__WHAT IS REQUIRED__: Repeat the records. Leave nothing out.

[Stored data entries]
- Opening Delimiter -
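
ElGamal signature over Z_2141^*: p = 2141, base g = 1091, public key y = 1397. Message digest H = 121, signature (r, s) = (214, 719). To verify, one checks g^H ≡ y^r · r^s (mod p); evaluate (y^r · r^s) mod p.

251

1397^2 = 1951609 ≡ 1158
1397^4 ≡ 1158^2 = 1340964 ≡ 698
1397^8 ≡ 698^2 = 487204 ≡ 1197
1397^16 ≡ 1197^2 = 1432809 ≡ 480
1397^32 ≡ 480^2 = 230400 ≡ 1313
1397^64 ≡ 1313^2 = 1723969 ≡ 464
1397^128 ≡ 464^2 = 215296 ≡ 1196
214 = 128 + 64 + 16 + 4 + 2, so 1397^214 ≡ 1196·464·480·698·1158 ≡ 997 (mod 2141)
214^2 = 45796 ≡ 835
214^4 ≡ 835^2 = 697225 ≡ 1400
214^8 ≡ 1400^2 = 1960000 ≡ 985
214^16 ≡ 985^2 = 970225 ≡ 352
214^32 ≡ 352^2 = 123904 ≡ 1867
214^64 ≡ 1867^2 = 3485689 ≡ 141
214^128 ≡ 141^2 = 19881 ≡ 612
214^256 ≡ 612^2 = 374544 ≡ 2010
214^512 ≡ 2010^2 = 4040100 ≡ 33
719 = 512 + 128 + 64 + 8 + 4 + 2 + 1, so 214^719 ≡ 33·612·141·985·1400·835·214 ≡ 1555 (mod 2141)
y^r · r^s ≡ 997·1555 = 1550335 ≡ 251 (mod 2141)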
- Closing Delimiter -
__TASK SOLUTION__:
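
ElGamal signature over Z_2141^*: p = 2141, base g = 1091, public key y = 1397. Message digest H = 121, signature (r, s) = (214, 719). To verify, one checks g^H ≡ y^r · r^s (mod p); evaluate (y^r · r^s) mod p.

251

1397^2 = 1951609 ≡ 1158
1397^4 ≡ 1158^2 = 1340964 ≡ 698
1397^8 ≡ 698^2 = 487204 ≡ 1197
1397^16 ≡ 1197^2 = 1432809 ≡ 480
1397^32 ≡ 480^2 = 230400 ≡ 1313
1397^64 ≡ 1313^2 = 1723969 ≡ 464
1397^128 ≡ 464^2 = 215296 ≡ 1196
214 = 128 + 64 + 16 + 4 + 2, so 1397^214 ≡ 1196·464·480·698·1158 ≡ 997 (mod 2141)
214^2 = 45796 ≡ 835
214^4 ≡ 835^2 = 697225 ≡ 1400
214^8 ≡ 1400^2 = 1960000 ≡ 985
214^16 ≡ 985^2 = 970225 ≡ 352
214^32 ≡ 352^2 = 123904 ≡ 1867
214^64 ≡ 1867^2 = 3485689 ≡ 141
214^128 ≡ 141^2 = 19881 ≡ 612
214^256 ≡ 612^2 = 374544 ≡ 2010
214^512 ≡ 2010^2 = 4040100 ≡ 33
719 = 512 + 128 + 64 + 8 + 4 + 2 + 1, so 214^719 ≡ 33·612·141·985·1400·835·214 ≡ 1555 (mod 2141)
y^r · r^s ≡ 997·1555 = 1550335 ≡ 251 (mod 2141)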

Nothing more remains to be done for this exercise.